**Instructions to follow**
Reproduce exactly the lines from the one containing "Let σ² | data" through the last line of the records below, both included, and nothing else.

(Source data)
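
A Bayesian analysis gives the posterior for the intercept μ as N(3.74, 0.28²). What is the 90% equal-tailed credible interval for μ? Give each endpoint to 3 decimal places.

[3.279, 4.201]

The posterior is symmetric, so the 90% equal-tailed interval is μ = 3.74 ± z·0.28 with z = 1.645.
Half-width: 1.645 × 0.28 = 0.461.
3.74 − 0.461 = 3.279; 3.74 + 0.461 = 4.201.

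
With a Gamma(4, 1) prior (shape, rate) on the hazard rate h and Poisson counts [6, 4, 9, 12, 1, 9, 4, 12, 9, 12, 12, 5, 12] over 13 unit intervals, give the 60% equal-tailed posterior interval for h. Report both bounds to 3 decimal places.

Posterior: Gamma(4+107, 1+13) = Gamma(111, 14) (shape, rate).
Equal-tailed 60% interval: Gamma(111, 14) quantiles at 0.2 and 0.8.
Posterior mean ≈ 7.929, SD ≈ 0.753; a Normal approximation gives roughly [7.295, 8.562].
Exact: lower = 7.289; upper = 8.554.

[7.289, 8.554]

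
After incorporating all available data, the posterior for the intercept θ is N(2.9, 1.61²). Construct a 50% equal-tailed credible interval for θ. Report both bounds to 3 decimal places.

The posterior is symmetric, so the 50% equal-tailed interval is θ = 2.9 ± z·1.61 with z = 0.674.
Half-width: 0.674 × 1.61 = 1.086.
2.9 − 1.086 = 1.814; 2.9 + 1.086 = 3.986.

[1.814, 3.986]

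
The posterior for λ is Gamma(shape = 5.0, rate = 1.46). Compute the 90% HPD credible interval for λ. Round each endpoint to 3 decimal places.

The posterior is unimodal and skewed, so the HPD interval has equal density at both endpoints and is the shortest 90% interval.
Solving f(1.033) = f(5.723) with F(5.723) − F(1.033) = 0.90 gives [1.033, 5.723].
For comparison, the equal-tailed interval is [1.349, 6.270]; the HPD is narrower and shifted toward the mode.

[1.033, 5.723]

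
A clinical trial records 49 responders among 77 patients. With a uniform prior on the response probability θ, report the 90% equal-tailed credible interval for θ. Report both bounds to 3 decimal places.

[0.542, 0.720]

Posterior: Beta(1+49, 1+28) = Beta(50, 29).
Equal-tailed 90% interval: the 0.05 and 0.95 quantiles of Beta(50, 29).
Posterior mean ≈ 0.633, SD ≈ 0.054; a Normal approximation gives roughly [0.544, 0.722].
Exact: F⁻¹(0.05) = 0.542; F⁻¹(0.95) = 0.720.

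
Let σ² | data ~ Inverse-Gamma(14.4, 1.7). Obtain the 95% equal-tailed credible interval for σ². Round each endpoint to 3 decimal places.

[0.075, 0.214]

Inverse-Gamma(14.4, 1.7) quantiles: F⁻¹(0.025) and F⁻¹(0.975).
Equivalently, 1/σ² ~ Gamma(14.4, rate = 1.7); invert its 0.975 and 0.025 quantiles.
Posterior mean ≈ 0.127, SD ≈ 0.036; a Normal approximation gives roughly [0.056, 0.197].
Exact: lower = 0.075; upper = 0.214.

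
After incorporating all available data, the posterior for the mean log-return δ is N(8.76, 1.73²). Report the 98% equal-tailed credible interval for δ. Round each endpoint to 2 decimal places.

The posterior is symmetric, so the 98% equal-tailed interval is δ = 8.76 ± z·1.73 with z = 2.326.
Half-width: 2.326 × 1.73 = 4.02.
8.76 − 4.02 = 4.74; 8.76 + 4.02 = 12.78.

[4.74, 12.78]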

**Response area**
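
Let σ² | data ~ Inverse-Gamma(14.4, 1.7). Obtain the 95% equal-tailed credible interval for σ². Round each endpoint to 3 decimal places.

[0.075, 0.214]

Inverse-Gamma(14.4, 1.7) quantiles: F⁻¹(0.025) and F⁻¹(0.975).
Equivalently, 1/σ² ~ Gamma(14.4, rate = 1.7); invert its 0.975 and 0.025 quantiles.
Posterior mean ≈ 0.127, SD ≈ 0.036; a Normal approximation gives roughly [0.056, 0.197].
Exact: lower = 0.075; upper = 0.214.

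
After incorporating all available data, the posterior for the mean log-return δ is N(8.76, 1.73²). Report the 98% equal-tailed credible interval for δ. Round each endpoint to 2 decimal places.

The posterior is symmetric, so the 98% equal-tailed interval is δ = 8.76 ± z·1.73 with z = 2.326.
Half-width: 2.326 × 1.73 = 4.02.
8.76 − 4.02 = 4.74; 8.76 + 4.02 = 12.78.

[4.74, 12.78]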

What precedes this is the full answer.